== Segment start ==
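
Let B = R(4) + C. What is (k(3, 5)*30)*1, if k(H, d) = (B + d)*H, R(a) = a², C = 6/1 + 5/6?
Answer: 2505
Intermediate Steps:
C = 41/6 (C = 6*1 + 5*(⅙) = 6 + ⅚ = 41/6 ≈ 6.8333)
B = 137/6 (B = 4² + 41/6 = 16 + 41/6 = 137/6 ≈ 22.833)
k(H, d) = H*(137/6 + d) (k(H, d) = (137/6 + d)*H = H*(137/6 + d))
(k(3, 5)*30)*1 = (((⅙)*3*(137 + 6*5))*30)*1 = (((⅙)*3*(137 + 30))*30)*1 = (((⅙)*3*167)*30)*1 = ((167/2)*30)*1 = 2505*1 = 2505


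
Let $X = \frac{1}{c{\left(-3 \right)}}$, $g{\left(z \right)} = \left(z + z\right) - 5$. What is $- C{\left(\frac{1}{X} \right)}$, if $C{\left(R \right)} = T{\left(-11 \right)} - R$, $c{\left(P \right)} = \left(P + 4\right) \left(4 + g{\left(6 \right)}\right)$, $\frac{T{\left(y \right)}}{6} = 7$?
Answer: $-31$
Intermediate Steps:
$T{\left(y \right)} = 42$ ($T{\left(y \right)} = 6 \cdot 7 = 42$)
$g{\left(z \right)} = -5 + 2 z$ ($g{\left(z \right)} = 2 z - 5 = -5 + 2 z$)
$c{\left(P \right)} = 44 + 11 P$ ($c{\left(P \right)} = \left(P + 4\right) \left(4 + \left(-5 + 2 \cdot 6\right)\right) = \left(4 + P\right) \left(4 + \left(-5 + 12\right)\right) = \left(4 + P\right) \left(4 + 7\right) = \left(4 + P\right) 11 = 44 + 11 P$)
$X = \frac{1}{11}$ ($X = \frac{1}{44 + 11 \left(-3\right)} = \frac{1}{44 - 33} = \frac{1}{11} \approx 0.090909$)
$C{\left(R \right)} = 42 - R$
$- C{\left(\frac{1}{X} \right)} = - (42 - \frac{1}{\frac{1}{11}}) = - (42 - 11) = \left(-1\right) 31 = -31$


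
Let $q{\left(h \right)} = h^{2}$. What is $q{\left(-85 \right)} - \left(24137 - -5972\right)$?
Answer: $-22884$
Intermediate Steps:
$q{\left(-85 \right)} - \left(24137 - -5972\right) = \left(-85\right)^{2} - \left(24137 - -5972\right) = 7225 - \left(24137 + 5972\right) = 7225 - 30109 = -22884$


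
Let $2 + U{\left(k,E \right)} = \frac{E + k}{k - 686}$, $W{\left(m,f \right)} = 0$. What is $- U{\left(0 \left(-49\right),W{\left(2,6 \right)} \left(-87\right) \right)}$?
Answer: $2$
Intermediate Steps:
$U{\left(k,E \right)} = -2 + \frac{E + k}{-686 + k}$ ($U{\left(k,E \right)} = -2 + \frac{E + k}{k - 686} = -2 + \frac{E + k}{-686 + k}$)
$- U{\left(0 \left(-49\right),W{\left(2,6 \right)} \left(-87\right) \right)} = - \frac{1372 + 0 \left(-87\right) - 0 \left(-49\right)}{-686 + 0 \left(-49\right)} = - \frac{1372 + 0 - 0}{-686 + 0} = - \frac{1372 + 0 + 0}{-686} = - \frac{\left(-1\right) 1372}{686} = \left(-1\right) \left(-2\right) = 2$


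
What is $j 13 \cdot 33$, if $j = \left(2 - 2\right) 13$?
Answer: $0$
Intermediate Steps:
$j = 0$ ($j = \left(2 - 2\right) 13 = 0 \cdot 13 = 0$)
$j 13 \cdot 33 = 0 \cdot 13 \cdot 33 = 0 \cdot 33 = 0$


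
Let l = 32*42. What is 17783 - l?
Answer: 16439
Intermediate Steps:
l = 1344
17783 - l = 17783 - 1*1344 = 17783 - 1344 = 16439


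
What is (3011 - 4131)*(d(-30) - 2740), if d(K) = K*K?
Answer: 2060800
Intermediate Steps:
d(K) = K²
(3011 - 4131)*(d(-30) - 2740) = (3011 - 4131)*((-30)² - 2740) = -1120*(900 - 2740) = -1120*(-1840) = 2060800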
== Segment end ==
== Segment start ==
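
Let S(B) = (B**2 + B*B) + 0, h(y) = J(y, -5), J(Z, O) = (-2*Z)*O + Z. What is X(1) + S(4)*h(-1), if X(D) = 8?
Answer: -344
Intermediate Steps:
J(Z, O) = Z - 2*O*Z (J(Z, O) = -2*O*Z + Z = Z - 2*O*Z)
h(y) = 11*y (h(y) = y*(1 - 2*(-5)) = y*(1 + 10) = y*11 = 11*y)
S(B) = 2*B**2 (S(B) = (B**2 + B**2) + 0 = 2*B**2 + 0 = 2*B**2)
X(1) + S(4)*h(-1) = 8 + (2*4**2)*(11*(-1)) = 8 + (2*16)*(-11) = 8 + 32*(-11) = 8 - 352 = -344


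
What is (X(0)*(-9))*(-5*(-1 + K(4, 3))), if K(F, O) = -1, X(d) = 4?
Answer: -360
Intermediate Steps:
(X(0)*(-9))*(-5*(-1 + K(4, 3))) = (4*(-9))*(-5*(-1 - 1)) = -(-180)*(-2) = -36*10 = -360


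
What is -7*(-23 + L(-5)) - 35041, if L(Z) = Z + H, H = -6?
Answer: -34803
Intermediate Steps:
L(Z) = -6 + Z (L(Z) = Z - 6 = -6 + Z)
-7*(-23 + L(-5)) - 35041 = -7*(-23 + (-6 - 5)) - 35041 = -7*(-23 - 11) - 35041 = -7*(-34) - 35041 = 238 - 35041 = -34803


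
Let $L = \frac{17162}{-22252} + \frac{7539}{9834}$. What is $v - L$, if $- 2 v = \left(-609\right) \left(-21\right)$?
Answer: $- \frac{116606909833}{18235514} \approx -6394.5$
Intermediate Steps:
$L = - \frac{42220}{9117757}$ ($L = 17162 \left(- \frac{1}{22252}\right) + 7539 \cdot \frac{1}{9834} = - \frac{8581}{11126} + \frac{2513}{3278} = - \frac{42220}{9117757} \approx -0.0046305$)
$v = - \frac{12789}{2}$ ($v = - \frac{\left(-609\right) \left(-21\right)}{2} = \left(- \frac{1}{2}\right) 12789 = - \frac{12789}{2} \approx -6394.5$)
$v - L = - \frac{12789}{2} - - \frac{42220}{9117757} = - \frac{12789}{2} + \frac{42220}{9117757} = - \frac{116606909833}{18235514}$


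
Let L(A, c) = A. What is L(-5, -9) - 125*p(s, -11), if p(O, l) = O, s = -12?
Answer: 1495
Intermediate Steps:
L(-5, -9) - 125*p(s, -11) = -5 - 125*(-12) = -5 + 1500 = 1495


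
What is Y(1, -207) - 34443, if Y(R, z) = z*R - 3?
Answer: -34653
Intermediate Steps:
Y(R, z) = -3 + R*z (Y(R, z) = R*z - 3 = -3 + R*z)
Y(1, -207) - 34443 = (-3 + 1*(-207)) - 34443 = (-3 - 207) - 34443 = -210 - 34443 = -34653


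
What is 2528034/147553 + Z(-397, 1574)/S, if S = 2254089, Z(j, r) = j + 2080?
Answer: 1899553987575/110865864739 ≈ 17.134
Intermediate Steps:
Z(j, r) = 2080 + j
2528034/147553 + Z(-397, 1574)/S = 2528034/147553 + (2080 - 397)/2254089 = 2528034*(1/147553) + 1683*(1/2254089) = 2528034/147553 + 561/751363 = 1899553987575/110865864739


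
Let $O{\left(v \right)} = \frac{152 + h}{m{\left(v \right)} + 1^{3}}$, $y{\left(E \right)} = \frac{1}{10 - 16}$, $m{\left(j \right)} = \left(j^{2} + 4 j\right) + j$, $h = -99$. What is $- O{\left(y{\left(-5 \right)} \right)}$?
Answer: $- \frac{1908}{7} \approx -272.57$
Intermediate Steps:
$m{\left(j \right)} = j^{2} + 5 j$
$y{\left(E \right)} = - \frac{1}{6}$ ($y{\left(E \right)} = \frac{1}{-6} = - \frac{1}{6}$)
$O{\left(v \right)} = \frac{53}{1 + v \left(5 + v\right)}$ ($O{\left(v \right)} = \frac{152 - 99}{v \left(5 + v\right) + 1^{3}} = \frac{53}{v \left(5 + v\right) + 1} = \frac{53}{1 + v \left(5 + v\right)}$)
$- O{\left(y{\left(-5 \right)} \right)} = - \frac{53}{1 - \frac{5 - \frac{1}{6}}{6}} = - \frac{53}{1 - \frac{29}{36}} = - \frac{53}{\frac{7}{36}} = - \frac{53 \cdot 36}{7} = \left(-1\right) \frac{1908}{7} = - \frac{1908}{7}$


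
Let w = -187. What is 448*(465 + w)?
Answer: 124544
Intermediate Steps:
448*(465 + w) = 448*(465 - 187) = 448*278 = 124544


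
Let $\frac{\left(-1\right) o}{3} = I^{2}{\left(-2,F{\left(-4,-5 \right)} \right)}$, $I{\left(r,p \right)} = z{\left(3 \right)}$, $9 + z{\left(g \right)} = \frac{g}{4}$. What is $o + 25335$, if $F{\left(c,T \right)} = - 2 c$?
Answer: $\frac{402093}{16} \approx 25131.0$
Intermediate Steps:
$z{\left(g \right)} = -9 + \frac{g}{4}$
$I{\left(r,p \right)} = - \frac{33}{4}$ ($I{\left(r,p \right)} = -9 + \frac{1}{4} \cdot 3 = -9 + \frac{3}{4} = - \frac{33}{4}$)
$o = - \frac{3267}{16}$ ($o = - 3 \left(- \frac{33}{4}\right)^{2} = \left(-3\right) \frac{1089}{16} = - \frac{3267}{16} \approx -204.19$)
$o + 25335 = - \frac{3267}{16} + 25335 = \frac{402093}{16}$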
== Segment end ==
> REQUIRED WORK
In the listing above, start at the line with "What is $j 13", go on through the line with "Answer: 2060800", and copy each of those lines exactly; leave out all the rest.

> ANSWER AREA
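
What is $j 13 \cdot 33$, if $j = \left(2 - 2\right) 13$?
Answer: $0$
Intermediate Steps:
$j = 0$ ($j = \left(2 - 2\right) 13 = 0 \cdot 13 = 0$)
$j 13 \cdot 33 = 0 \cdot 13 \cdot 33 = 0 \cdot 33 = 0$


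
Let l = 32*42. What is 17783 - l?
Answer: 16439
Intermediate Steps:
l = 1344
17783 - l = 17783 - 1*1344 = 17783 - 1344 = 16439


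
What is (3011 - 4131)*(d(-30) - 2740), if d(K) = K*K?
Answer: 2060800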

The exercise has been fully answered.